PROVIDED MATERIAL:
_ _ _ _ _

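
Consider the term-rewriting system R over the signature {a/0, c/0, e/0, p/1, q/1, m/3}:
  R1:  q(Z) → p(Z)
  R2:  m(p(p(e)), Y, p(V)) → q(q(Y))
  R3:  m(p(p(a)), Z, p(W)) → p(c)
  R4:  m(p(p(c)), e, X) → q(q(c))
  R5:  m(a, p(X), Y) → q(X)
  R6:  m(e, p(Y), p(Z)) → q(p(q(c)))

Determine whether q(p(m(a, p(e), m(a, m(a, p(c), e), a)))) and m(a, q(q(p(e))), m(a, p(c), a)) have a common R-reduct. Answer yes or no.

Reduce t₁ = q(p(m(a, p(e), m(a, m(a, p(c), e), a)))):
1. q(p(m(a, p(e), m(a, m(a, p(c), e), a))))  →  p(p(m(a, p(e), m(a, m(a, p(c), e), a))))   [R1 at ε]
2. p(p(m(a, p(e), m(a, m(a, p(c), e), a))))  →  p(p(q(e)))   [R5 at 1.1]
3. p(p(q(e)))  →  p(p(p(e)))   [R1 at 1.1]

Reduce t₂ = m(a, q(q(p(e))), m(a, p(c), a)):
1. m(a, q(q(p(e))), m(a, p(c), a))  →  m(a, p(q(p(e))), m(a, p(c), a))   [R1 at 2]
2. m(a, p(q(p(e))), m(a, p(c), a))  →  q(q(p(e)))   [R5 at ε]
3. q(q(p(e)))  →  p(q(p(e)))   [R1 at ε]
4. p(q(p(e)))  →  p(p(p(e)))   [R1 at 1]

yes — NF(t₁) = p(p(p(e))), NF(t₂) = p(p(p(e)))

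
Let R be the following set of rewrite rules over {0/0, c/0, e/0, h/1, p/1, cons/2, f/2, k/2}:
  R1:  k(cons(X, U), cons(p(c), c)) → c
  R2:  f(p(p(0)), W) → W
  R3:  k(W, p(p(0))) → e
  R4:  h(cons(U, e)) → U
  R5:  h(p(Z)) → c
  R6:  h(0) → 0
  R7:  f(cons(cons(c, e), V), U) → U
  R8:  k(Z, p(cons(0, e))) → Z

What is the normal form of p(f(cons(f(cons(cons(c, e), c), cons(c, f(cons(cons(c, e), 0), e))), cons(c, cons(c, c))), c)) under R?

p(c)

1. p(f(cons(f(cons(cons(c, e), c), cons(c, f(cons(cons(c, e), 0), e))), cons(c, cons(c, c))), c))  →  p(f(cons(cons(c, f(cons(cons(c, e), 0), e)), cons(c, cons(c, c))), c))   [R7 at 1.1.1]
2. p(f(cons(cons(c, f(cons(cons(c, e), 0), e)), cons(c, cons(c, c))), c))  →  p(f(cons(cons(c, e), cons(c, cons(c, c))), c))   [R7 at 1.1.1.2]
3. p(f(cons(cons(c, e), cons(c, cons(c, c))), c))  →  p(c)   [R7 at 1]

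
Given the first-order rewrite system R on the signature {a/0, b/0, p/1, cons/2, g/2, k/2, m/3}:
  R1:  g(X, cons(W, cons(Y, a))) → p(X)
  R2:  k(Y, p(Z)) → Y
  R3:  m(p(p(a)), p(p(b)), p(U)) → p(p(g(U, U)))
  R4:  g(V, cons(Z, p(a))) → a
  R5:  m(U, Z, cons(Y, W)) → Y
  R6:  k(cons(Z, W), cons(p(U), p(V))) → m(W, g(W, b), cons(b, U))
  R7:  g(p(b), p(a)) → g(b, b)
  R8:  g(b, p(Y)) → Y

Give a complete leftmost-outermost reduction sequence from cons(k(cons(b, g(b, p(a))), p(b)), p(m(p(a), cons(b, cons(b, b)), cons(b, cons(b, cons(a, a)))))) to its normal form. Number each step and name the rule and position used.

1. cons(k(cons(b, g(b, p(a))), p(b)), p(m(p(a), cons(b, cons(b, b)), cons(b, cons(b, cons(a, a))))))  →  cons(cons(b, g(b, p(a))), p(m(p(a), cons(b, cons(b, b)), cons(b, cons(b, cons(a, a))))))   [R2 at 1]
2. cons(cons(b, g(b, p(a))), p(m(p(a), cons(b, cons(b, b)), cons(b, cons(b, cons(a, a))))))  →  cons(cons(b, a), p(m(p(a), cons(b, cons(b, b)), cons(b, cons(b, cons(a, a))))))   [R8 at 1.2]
3. cons(cons(b, a), p(m(p(a), cons(b, cons(b, b)), cons(b, cons(b, cons(a, a))))))  →  cons(cons(b, a), p(b))   [R5 at 2.1]

cons(cons(b, a), p(b))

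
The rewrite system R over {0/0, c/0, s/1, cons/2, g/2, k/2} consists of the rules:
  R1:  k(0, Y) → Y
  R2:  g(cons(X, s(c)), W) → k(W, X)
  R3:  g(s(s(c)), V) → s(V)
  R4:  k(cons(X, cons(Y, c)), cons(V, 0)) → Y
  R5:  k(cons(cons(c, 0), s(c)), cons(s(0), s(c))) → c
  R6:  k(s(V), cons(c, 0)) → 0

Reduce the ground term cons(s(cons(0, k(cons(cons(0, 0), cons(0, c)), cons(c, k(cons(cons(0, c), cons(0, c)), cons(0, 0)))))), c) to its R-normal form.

cons(s(cons(0, 0)), c)

1. cons(s(cons(0, k(cons(cons(0, 0), cons(0, c)), cons(c, k(cons(cons(0, c), cons(0, c)), cons(0, 0)))))), c)  →  cons(s(cons(0, k(cons(cons(0, 0), cons(0, c)), cons(c, 0)))), c)   [R4 at 1.1.2.2.2]
2. cons(s(cons(0, k(cons(cons(0, 0), cons(0, c)), cons(c, 0)))), c)  →  cons(s(cons(0, 0)), c)   [R4 at 1.1.2]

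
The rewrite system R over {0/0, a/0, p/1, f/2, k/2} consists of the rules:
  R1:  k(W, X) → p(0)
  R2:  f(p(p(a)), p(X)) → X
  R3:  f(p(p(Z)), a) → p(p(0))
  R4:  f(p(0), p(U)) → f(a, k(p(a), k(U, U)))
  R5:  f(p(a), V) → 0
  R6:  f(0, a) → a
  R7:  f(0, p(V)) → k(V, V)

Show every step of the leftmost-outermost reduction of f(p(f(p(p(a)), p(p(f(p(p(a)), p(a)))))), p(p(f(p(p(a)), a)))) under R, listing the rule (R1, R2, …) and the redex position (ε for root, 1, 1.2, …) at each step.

p(p(p(0)))

1. f(p(f(p(p(a)), p(p(f(p(p(a)), p(a)))))), p(p(f(p(p(a)), a))))  →  f(p(p(f(p(p(a)), p(a)))), p(p(f(p(p(a)), a))))   [R2 at 1.1]
2. f(p(p(f(p(p(a)), p(a)))), p(p(f(p(p(a)), a))))  →  f(p(p(a)), p(p(f(p(p(a)), a))))   [R2 at 1.1.1]
3. f(p(p(a)), p(p(f(p(p(a)), a))))  →  p(f(p(p(a)), a))   [R2 at ε]
4. p(f(p(p(a)), a))  →  p(p(p(0)))   [R3 at 1]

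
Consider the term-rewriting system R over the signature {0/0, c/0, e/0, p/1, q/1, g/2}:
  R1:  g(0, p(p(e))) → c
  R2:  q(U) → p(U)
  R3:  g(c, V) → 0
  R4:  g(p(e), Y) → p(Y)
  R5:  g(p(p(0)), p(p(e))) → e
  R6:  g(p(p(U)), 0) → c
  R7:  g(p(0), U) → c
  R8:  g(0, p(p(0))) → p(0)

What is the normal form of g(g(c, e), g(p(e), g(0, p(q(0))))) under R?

1. g(g(c, e), g(p(e), g(0, p(q(0)))))  →  g(0, g(p(e), g(0, p(q(0)))))   [R3 at 1]
2. g(0, g(p(e), g(0, p(q(0)))))  →  g(0, p(g(0, p(q(0)))))   [R4 at 2]
3. g(0, p(g(0, p(q(0)))))  →  g(0, p(g(0, p(p(0)))))   [R2 at 2.1.2.1]
4. g(0, p(g(0, p(p(0)))))  →  g(0, p(p(0)))   [R8 at 2.1]
5. g(0, p(p(0)))  →  p(0)   [R8 at ε]

p(0)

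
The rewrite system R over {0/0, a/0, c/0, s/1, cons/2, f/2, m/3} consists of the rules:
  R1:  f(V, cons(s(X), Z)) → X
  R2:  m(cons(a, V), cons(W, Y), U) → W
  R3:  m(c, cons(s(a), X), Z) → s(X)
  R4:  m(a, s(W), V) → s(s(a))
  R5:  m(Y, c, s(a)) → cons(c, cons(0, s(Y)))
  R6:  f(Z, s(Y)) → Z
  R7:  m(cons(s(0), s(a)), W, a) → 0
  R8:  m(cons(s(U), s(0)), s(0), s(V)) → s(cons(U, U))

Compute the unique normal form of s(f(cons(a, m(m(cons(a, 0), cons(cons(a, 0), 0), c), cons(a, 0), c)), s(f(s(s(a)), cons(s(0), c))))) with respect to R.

s(cons(a, a))

1. s(f(cons(a, m(m(cons(a, 0), cons(cons(a, 0), 0), c), cons(a, 0), c)), s(f(s(s(a)), cons(s(0), c)))))  →  s(cons(a, m(m(cons(a, 0), cons(cons(a, 0), 0), c), cons(a, 0), c)))   [R6 at 1]
2. s(cons(a, m(m(cons(a, 0), cons(cons(a, 0), 0), c), cons(a, 0), c)))  →  s(cons(a, m(cons(a, 0), cons(a, 0), c)))   [R2 at 1.2.1]
3. s(cons(a, m(cons(a, 0), cons(a, 0), c)))  →  s(cons(a, a))   [R2 at 1.2]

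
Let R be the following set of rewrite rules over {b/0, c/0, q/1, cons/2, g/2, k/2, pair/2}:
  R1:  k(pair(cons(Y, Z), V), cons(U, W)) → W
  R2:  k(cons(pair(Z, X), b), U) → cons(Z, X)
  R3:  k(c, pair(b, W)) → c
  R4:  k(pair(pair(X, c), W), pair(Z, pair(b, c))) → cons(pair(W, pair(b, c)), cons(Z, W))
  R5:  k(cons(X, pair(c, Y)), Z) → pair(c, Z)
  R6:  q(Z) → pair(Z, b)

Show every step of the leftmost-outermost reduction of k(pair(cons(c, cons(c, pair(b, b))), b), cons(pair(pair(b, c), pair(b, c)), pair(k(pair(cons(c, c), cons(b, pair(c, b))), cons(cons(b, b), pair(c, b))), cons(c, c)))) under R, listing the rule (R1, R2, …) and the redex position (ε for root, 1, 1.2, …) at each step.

1. k(pair(cons(c, cons(c, pair(b, b))), b), cons(pair(pair(b, c), pair(b, c)), pair(k(pair(cons(c, c), cons(b, pair(c, b))), cons(cons(b, b), pair(c, b))), cons(c, c))))  →  pair(k(pair(cons(c, c), cons(b, pair(c, b))), cons(cons(b, b), pair(c, b))), cons(c, c))   [R1 at ε]
2. pair(k(pair(cons(c, c), cons(b, pair(c, b))), cons(cons(b, b), pair(c, b))), cons(c, c))  →  pair(pair(c, b), cons(c, c))   [R1 at 1]

pair(pair(c, b), cons(c, c))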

_ _ _ _ _

EXERCISE DETAILS: Using the material above, copy every line in which the string "consists" occurs.

RESPONSE FOR THIS EXERCISE:
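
The rewrite system R over {0/0, c/0, s/1, cons/2, g/2, k/2} consists of the rules:
The rewrite system R over {0/0, a/0, p/1, f/2, k/2} consists of the rules:
The rewrite system R over {0/0, a/0, c/0, s/1, cons/2, f/2, m/3} consists of the rules: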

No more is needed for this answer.